▼▼▼

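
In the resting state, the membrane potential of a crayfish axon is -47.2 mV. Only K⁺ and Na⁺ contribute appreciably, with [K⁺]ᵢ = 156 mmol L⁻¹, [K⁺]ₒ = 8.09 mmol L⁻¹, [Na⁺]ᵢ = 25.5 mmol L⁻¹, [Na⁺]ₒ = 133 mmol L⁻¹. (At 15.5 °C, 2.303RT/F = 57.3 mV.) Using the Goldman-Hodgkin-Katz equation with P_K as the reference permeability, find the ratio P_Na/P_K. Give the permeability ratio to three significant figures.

0.119

Let α = P_Na/P_K. GHK: Vm = 57.3·log₁₀[(Kₒ + α·Naₒ)/(Kᵢ + α·Naᵢ)].
10^(Vm/57.3) = 10^(-47.2/57.3) = 0.15006
So 0.15006·(Kᵢ + α·Naᵢ) = Kₒ + α·Naₒ → α = (0.15006·156.0 − 8.09) / (133.0 − 0.15006·25.5)
α = (23.41 − 8.09) / (133.0 − 3.827) = 15.32/129.2 = 0.1186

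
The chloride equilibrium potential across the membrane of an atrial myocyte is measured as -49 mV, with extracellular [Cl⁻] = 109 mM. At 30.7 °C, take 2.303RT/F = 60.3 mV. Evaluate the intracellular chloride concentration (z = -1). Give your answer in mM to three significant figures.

16.8 mM

Nernst: E = (60.3/-1) · log₁₀([out]/[in]), so log₁₀([out]/[in]) = -49.0 × -1 / 60.3 = 0.8126.
[out]/[in] = 10^(0.8126) = 6.495.
[in] = 109 / 6.495 = 16.78 mM.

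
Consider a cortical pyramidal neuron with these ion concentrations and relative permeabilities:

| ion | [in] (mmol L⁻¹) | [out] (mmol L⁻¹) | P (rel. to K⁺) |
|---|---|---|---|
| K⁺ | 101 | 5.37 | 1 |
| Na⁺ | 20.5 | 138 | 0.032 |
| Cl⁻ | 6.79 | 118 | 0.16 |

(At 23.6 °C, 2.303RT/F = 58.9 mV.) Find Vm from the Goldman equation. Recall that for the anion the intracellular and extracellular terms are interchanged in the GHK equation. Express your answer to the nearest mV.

-62 mV

Vm = 58.9 · log₁₀[(Σ P·[cation]ₒ + Σ P·[anion]ᵢ) / (Σ P·[cation]ᵢ + Σ P·[anion]ₒ)]
Numerator = 1×5.37 + 0.032×138 + 0.16×6.79 = 10.87
Denominator = 1×101 + 0.032×20.5 + 0.16×118 = 120.5
Vm = 58.9 · log₁₀(0.0902) = 58.9 × (-1.0448) = -61.54 mV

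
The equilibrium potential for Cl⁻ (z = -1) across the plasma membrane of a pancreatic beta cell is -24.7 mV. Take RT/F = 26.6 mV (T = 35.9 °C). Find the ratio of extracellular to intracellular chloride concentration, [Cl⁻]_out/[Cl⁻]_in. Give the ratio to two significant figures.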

▲▲▲

● **What to work on**
Every record is to be repeated exactly as written.

● **Response for this exercise**
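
In the resting state, the membrane potential of a crayfish axon is -47.2 mV. Only K⁺ and Na⁺ contribute appreciably, with [K⁺]ᵢ = 156 mmol L⁻¹, [K⁺]ₒ = 8.09 mmol L⁻¹, [Na⁺]ᵢ = 25.5 mmol L⁻¹, [Na⁺]ₒ = 133 mmol L⁻¹. (At 15.5 °C, 2.303RT/F = 57.3 mV.) Using the Goldman-Hodgkin-Katz equation with P_K as the reference permeability, find the ratio P_Na/P_K. Give the permeability ratio to three significant figures.

0.119

Let α = P_Na/P_K. GHK: Vm = 57.3·log₁₀[(Kₒ + α·Naₒ)/(Kᵢ + α·Naᵢ)].
10^(Vm/57.3) = 10^(-47.2/57.3) = 0.15006
So 0.15006·(Kᵢ + α·Naᵢ) = Kₒ + α·Naₒ → α = (0.15006·156.0 − 8.09) / (133.0 − 0.15006·25.5)
α = (23.41 − 8.09) / (133.0 − 3.827) = 15.32/129.2 = 0.1186

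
The chloride equilibrium potential across the membrane of an atrial myocyte is measured as -49 mV, with extracellular [Cl⁻] = 109 mM. At 30.7 °C, take 2.303RT/F = 60.3 mV. Evaluate the intracellular chloride concentration (z = -1). Give your answer in mM to three significant figures.

16.8 mM

Nernst: E = (60.3/-1) · log₁₀([out]/[in]), so log₁₀([out]/[in]) = -49.0 × -1 / 60.3 = 0.8126.
[out]/[in] = 10^(0.8126) = 6.495.
[in] = 109 / 6.495 = 16.78 mM.

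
Consider a cortical pyramidal neuron with these ion concentrations and relative permeabilities:

| ion | [in] (mmol L⁻¹) | [out] (mmol L⁻¹) | P (rel. to K⁺) |
|---|---|---|---|
| K⁺ | 101 | 5.37 | 1 |
| Na⁺ | 20.5 | 138 | 0.032 |
| Cl⁻ | 6.79 | 118 | 0.16 |

(At 23.6 °C, 2.303RT/F = 58.9 mV.) Find Vm from the Goldman equation. Recall that for the anion the intracellular and extracellular terms are interchanged in the GHK equation. Express your answer to the nearest mV.

-62 mV

Vm = 58.9 · log₁₀[(Σ P·[cation]ₒ + Σ P·[anion]ᵢ) / (Σ P·[cation]ᵢ + Σ P·[anion]ₒ)]
Numerator = 1×5.37 + 0.032×138 + 0.16×6.79 = 10.87
Denominator = 1×101 + 0.032×20.5 + 0.16×118 = 120.5
Vm = 58.9 · log₁₀(0.0902) = 58.9 × (-1.0448) = -61.54 mV

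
The equilibrium potential for Cl⁻ (z = -1) across the plasma membrane of a pancreatic beta cell is -24.7 mV. Take RT/F = 26.6 mV (T = 35.9 °C). Find the ratio of extracellular to intracellular chloride concentration, [Cl⁻]_out/[Cl⁻]_in. Give the ratio to two significant figures.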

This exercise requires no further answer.